— Aim of the exercise —
From the records below, output exactly the lines running from the line containing "The following table" through the line containing "selectivity = 1/8", and no others.

=== Data for the task ===

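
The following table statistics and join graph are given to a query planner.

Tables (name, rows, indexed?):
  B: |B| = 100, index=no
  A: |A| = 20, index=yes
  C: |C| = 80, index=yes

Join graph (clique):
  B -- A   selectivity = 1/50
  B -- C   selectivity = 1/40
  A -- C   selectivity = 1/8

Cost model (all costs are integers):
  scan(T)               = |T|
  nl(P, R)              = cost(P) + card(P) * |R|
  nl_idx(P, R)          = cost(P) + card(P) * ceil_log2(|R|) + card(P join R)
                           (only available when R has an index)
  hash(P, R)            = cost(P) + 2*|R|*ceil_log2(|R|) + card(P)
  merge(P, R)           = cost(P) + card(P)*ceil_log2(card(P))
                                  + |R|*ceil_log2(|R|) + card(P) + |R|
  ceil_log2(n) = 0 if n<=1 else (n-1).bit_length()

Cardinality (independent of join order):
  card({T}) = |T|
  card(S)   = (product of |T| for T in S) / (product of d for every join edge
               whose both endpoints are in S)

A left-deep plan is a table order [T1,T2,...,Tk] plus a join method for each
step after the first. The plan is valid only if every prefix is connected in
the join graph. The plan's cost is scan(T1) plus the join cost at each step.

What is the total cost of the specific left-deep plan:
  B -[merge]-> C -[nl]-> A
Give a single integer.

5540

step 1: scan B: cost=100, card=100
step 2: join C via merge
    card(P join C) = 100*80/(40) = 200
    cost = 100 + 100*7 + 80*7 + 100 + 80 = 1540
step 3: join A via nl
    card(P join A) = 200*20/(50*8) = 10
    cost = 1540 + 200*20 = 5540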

===
=== Data for the task ===

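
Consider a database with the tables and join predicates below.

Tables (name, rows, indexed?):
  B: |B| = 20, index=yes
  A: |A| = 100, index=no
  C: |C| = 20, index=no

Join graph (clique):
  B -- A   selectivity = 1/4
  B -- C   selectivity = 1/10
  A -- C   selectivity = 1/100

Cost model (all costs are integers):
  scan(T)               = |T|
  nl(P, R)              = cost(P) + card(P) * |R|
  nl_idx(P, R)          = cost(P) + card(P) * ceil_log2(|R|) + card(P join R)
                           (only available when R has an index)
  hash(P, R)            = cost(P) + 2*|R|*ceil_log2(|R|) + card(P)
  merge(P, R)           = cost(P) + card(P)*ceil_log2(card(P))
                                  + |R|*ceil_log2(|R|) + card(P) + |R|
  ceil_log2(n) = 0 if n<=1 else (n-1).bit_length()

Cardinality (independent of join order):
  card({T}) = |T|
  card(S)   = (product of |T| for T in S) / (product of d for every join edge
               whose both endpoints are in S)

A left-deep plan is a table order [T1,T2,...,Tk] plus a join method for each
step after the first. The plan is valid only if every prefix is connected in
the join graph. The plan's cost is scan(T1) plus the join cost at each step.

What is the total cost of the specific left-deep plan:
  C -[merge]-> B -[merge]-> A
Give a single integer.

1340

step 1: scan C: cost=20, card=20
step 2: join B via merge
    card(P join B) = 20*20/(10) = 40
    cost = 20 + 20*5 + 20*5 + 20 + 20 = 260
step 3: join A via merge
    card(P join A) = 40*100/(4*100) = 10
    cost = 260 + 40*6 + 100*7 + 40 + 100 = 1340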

===

— Solution for this exercise —
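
The following table statistics and join graph are given to a query planner.

Tables (name, rows, indexed?):
  B: |B| = 100, index=no
  A: |A| = 20, index=yes
  C: |C| = 80, index=yes

Join graph (clique):
  B -- A   selectivity = 1/50
  B -- C   selectivity = 1/40
  A -- C   selectivity = 1/8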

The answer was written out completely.